§ **Data supplied**
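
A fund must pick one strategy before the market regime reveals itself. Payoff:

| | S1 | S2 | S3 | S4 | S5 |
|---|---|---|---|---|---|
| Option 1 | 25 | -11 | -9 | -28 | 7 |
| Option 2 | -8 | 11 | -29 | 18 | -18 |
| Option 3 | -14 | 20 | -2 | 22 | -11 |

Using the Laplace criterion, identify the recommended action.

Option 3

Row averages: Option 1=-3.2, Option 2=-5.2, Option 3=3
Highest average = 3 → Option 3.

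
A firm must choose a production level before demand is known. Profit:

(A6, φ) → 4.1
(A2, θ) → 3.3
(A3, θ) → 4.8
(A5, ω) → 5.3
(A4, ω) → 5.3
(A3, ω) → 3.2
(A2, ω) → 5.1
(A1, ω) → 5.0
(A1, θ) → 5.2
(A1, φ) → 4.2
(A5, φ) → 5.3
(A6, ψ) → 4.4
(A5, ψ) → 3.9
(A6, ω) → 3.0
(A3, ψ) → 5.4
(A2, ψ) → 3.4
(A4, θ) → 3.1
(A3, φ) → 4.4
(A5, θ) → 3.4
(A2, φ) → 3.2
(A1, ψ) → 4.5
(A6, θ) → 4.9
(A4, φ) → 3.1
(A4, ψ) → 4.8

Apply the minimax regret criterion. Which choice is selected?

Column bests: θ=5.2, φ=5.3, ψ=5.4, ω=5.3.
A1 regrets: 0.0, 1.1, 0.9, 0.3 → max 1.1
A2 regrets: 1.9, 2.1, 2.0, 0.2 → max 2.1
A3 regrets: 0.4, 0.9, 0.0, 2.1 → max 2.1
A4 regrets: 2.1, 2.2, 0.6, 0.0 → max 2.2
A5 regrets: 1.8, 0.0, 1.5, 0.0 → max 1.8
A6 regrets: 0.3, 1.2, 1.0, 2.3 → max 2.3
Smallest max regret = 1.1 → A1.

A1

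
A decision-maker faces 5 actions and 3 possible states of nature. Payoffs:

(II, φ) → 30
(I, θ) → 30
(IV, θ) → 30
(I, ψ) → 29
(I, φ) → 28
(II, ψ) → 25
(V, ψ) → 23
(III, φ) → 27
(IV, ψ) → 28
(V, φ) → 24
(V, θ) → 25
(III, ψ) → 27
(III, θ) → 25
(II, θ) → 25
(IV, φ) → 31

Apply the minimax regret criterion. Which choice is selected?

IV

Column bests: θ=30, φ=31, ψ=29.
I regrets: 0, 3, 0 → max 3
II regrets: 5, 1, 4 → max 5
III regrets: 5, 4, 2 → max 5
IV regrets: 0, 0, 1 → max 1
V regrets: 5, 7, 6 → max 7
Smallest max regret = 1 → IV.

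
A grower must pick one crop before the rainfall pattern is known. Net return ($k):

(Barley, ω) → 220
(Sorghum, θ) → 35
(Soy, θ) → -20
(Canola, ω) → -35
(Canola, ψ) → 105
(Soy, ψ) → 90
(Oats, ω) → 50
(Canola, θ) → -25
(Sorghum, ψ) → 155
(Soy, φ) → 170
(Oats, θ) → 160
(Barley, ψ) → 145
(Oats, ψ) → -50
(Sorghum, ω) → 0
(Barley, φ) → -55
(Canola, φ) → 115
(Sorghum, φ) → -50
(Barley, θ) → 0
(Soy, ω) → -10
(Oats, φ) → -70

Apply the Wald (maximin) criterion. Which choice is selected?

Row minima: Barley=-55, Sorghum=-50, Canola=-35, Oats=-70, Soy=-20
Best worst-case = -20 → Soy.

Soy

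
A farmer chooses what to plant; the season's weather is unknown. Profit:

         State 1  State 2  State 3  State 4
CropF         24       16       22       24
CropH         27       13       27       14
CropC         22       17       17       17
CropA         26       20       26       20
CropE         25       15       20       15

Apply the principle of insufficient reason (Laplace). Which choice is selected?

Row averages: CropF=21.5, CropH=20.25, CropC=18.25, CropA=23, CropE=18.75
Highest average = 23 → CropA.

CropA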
...
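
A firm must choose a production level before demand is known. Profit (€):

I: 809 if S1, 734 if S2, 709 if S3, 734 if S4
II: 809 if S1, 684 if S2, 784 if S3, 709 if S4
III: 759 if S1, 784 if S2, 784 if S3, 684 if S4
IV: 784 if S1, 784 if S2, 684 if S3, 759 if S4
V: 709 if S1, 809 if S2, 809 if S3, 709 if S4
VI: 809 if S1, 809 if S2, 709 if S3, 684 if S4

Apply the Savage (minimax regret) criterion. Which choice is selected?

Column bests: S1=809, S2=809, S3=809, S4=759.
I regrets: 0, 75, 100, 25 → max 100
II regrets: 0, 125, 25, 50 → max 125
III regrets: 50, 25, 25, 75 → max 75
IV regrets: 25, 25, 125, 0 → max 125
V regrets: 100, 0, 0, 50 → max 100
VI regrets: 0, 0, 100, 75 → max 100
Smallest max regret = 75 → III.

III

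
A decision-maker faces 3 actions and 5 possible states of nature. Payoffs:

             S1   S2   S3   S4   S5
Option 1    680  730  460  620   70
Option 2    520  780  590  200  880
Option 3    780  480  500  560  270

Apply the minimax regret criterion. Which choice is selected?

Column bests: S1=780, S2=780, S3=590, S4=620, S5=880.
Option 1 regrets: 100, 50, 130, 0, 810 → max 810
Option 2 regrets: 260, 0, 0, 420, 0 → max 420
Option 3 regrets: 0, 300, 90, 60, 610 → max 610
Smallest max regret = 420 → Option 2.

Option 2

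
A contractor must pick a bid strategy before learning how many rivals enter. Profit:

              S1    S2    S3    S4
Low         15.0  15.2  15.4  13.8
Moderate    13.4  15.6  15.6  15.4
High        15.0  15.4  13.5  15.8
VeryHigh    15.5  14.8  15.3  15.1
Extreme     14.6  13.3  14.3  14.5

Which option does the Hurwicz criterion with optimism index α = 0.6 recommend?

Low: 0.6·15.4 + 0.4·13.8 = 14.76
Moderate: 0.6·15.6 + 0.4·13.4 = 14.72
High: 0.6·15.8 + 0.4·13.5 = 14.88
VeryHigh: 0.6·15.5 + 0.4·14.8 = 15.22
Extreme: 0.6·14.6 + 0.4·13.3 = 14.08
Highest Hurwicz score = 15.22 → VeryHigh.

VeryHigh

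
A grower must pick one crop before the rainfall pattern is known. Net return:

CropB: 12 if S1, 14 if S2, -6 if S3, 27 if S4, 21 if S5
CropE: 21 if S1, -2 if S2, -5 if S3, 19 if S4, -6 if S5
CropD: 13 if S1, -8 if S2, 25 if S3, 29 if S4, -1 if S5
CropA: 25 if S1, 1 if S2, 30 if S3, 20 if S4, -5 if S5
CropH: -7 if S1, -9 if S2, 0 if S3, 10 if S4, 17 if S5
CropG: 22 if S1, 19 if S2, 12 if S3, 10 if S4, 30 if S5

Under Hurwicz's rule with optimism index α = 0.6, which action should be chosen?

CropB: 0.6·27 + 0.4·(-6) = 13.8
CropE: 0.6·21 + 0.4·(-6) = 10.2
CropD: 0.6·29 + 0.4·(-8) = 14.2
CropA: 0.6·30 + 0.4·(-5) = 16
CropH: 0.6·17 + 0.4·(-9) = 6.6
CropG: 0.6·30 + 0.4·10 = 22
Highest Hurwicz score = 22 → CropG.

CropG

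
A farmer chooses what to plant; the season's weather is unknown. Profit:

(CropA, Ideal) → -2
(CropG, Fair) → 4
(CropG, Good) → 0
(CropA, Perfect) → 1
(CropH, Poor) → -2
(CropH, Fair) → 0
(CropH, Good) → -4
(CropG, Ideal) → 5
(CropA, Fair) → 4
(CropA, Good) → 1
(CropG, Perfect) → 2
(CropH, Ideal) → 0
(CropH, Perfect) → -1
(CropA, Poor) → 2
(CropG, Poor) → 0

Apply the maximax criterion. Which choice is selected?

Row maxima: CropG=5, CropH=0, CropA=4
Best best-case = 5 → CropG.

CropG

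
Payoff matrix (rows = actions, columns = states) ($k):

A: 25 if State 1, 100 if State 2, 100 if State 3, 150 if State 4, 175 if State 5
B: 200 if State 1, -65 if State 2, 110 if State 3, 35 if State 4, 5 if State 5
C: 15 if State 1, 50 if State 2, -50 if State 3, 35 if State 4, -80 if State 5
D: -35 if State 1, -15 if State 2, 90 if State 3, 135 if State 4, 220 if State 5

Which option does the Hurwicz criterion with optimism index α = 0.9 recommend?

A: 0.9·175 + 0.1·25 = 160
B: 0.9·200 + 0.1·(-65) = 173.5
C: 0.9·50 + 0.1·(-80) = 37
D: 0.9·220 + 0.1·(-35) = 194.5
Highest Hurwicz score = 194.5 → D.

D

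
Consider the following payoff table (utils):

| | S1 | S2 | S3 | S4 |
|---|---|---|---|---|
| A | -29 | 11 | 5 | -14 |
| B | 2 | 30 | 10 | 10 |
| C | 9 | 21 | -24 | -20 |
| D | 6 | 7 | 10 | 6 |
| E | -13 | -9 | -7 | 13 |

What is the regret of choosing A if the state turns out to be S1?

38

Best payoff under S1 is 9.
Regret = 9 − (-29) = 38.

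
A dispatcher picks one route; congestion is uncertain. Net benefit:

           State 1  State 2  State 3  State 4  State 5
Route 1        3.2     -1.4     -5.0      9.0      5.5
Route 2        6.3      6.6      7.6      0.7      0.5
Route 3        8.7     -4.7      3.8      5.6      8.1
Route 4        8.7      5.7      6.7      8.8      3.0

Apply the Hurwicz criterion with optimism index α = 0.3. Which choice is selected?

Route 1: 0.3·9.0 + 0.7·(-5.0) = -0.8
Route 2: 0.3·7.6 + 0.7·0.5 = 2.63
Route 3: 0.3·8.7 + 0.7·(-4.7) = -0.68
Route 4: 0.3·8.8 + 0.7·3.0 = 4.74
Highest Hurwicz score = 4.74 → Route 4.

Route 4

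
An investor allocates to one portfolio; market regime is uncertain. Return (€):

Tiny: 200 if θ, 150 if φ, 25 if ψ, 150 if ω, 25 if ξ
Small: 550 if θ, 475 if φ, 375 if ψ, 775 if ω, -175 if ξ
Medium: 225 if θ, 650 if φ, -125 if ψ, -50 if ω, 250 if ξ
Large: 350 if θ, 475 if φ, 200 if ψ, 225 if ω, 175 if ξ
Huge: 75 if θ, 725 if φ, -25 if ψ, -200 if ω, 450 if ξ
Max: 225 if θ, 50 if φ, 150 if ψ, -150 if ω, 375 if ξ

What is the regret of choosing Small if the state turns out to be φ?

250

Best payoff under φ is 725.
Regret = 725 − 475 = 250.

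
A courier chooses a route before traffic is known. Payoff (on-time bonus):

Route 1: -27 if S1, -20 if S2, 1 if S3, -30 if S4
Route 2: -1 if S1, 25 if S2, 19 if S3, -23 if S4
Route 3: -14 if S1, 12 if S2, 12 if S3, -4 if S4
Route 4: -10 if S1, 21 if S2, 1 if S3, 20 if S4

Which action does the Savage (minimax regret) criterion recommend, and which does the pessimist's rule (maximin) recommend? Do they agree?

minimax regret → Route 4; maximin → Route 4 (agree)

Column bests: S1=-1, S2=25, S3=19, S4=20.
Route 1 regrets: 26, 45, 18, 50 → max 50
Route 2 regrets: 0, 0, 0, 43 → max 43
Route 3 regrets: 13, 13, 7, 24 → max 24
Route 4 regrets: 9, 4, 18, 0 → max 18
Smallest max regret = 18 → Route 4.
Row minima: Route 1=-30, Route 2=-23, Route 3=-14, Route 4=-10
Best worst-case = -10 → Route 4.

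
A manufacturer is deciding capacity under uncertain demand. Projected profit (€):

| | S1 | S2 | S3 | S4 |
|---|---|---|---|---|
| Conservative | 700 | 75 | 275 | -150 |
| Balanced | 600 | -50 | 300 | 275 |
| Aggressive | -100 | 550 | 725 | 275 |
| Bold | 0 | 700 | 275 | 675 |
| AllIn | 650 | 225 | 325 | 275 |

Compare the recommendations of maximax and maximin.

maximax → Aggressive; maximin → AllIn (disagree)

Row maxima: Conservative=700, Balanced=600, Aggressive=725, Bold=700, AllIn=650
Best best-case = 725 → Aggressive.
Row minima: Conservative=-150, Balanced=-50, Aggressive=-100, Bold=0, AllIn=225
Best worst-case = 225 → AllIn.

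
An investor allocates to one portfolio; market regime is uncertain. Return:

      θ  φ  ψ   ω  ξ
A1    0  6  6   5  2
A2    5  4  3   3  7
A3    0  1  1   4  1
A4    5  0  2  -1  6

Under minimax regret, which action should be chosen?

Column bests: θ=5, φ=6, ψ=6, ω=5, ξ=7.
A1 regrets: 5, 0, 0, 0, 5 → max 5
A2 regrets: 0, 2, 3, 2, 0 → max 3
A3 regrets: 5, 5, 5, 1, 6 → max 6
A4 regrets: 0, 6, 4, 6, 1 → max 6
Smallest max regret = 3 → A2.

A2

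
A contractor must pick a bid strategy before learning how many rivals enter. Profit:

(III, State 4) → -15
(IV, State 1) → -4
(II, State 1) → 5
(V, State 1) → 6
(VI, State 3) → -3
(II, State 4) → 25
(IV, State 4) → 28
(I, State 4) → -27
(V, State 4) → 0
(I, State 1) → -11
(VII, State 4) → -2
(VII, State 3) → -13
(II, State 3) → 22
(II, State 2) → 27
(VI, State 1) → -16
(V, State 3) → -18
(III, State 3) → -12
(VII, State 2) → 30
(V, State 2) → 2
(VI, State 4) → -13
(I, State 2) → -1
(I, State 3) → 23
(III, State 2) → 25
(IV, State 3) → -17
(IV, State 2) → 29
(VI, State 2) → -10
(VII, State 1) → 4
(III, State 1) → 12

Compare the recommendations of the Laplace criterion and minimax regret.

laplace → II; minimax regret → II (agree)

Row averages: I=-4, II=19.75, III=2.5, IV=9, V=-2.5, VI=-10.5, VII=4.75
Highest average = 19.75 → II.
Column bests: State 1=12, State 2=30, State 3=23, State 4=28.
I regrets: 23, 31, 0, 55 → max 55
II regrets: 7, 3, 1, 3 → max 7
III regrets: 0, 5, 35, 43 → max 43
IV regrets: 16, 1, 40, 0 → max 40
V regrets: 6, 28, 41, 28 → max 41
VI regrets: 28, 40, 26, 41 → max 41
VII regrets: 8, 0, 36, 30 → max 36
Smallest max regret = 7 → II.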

§ **To do**
When the line with "A fund must" is reached in the data above, start copying there, and copy each line exactly until the line with "(A1, θ) → 5.2" has been copied; copy nothing else.

§ **Output below**
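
A fund must pick one strategy before the market regime reveals itself. Payoff:

| | S1 | S2 | S3 | S4 | S5 |
|---|---|---|---|---|---|
| Option 1 | 25 | -11 | -9 | -28 | 7 |
| Option 2 | -8 | 11 | -29 | 18 | -18 |
| Option 3 | -14 | 20 | -2 | 22 | -11 |

Using the Laplace criterion, identify the recommended action.

Option 3

Row averages: Option 1=-3.2, Option 2=-5.2, Option 3=3
Highest average = 3 → Option 3.

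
A firm must choose a production level before demand is known. Profit:

(A6, φ) → 4.1
(A2, θ) → 3.3
(A3, θ) → 4.8
(A5, ω) → 5.3
(A4, ω) → 5.3
(A3, ω) → 3.2
(A2, ω) → 5.1
(A1, ω) → 5.0
(A1, θ) → 5.2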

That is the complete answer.